Stored data
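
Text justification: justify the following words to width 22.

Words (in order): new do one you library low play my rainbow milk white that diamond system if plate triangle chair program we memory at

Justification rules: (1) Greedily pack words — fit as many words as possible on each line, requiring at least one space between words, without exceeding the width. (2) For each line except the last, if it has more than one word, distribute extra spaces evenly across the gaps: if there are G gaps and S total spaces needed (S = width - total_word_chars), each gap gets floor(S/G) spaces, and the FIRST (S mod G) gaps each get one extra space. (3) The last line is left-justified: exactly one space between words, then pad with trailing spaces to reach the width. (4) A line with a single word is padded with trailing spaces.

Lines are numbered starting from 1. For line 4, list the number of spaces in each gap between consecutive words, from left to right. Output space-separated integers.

Answer: 4 3

Derivation:
Line 1: ['new', 'do', 'one', 'you', 'library'] (min_width=22, slack=0)
Line 2: ['low', 'play', 'my', 'rainbow'] (min_width=19, slack=3)
Line 3: ['milk', 'white', 'that'] (min_width=15, slack=7)
Line 4: ['diamond', 'system', 'if'] (min_width=17, slack=5)
Line 5: ['plate', 'triangle', 'chair'] (min_width=20, slack=2)
Line 6: ['program', 'we', 'memory', 'at'] (min_width=20, slack=2)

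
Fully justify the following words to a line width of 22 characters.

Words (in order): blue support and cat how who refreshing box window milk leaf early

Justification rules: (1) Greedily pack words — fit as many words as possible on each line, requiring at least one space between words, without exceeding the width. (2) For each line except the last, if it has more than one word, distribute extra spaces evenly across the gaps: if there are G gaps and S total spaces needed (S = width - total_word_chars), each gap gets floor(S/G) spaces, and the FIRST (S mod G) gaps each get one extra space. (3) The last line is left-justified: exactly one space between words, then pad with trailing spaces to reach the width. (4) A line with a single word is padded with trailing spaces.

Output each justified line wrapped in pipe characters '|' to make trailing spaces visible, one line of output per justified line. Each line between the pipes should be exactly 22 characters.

Answer: |blue  support  and cat|
|how who refreshing box|
|window milk leaf early|

Derivation:
Line 1: ['blue', 'support', 'and', 'cat'] (min_width=20, slack=2)
Line 2: ['how', 'who', 'refreshing', 'box'] (min_width=22, slack=0)
Line 3: ['window', 'milk', 'leaf', 'early'] (min_width=22, slack=0)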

Work required
Your answer should be all of the records, transcribed exactly.

Your response
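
Text justification: justify the following words to width 22.

Words (in order): new do one you library low play my rainbow milk white that diamond system if plate triangle chair program we memory at

Justification rules: (1) Greedily pack words — fit as many words as possible on each line, requiring at least one space between words, without exceeding the width. (2) For each line except the last, if it has more than one word, distribute extra spaces evenly across the gaps: if there are G gaps and S total spaces needed (S = width - total_word_chars), each gap gets floor(S/G) spaces, and the FIRST (S mod G) gaps each get one extra space. (3) The last line is left-justified: exactly one space between words, then pad with trailing spaces to reach the width. (4) A line with a single word is padded with trailing spaces.

Lines are numbered starting from 1. For line 4, list the number of spaces in each gap between consecutive words, from left to right. Output space-separated integers.

Answer: 4 3

Derivation:
Line 1: ['new', 'do', 'one', 'you', 'library'] (min_width=22, slack=0)
Line 2: ['low', 'play', 'my', 'rainbow'] (min_width=19, slack=3)
Line 3: ['milk', 'white', 'that'] (min_width=15, slack=7)
Line 4: ['diamond', 'system', 'if'] (min_width=17, slack=5)
Line 5: ['plate', 'triangle', 'chair'] (min_width=20, slack=2)
Line 6: ['program', 'we', 'memory', 'at'] (min_width=20, slack=2)

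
Fully justify the following words to a line width of 22 characters.

Words (in order): blue support and cat how who refreshing box window milk leaf early

Justification rules: (1) Greedily pack words — fit as many words as possible on each line, requiring at least one space between words, without exceeding the width. (2) For each line except the last, if it has more than one word, distribute extra spaces evenly across the gaps: if there are G gaps and S total spaces needed (S = width - total_word_chars), each gap gets floor(S/G) spaces, and the FIRST (S mod G) gaps each get one extra space. (3) The last line is left-justified: exactly one space between words, then pad with trailing spaces to reach the width. (4) A line with a single word is padded with trailing spaces.

Output each justified line wrapped in pipe characters '|' to make trailing spaces visible, one line of output per justified line. Each line between the pipes should be exactly 22 characters.

Answer: |blue  support  and cat|
|how who refreshing box|
|window milk leaf early|

Derivation:
Line 1: ['blue', 'support', 'and', 'cat'] (min_width=20, slack=2)
Line 2: ['how', 'who', 'refreshing', 'box'] (min_width=22, slack=0)
Line 3: ['window', 'milk', 'leaf', 'early'] (min_width=22, slack=0)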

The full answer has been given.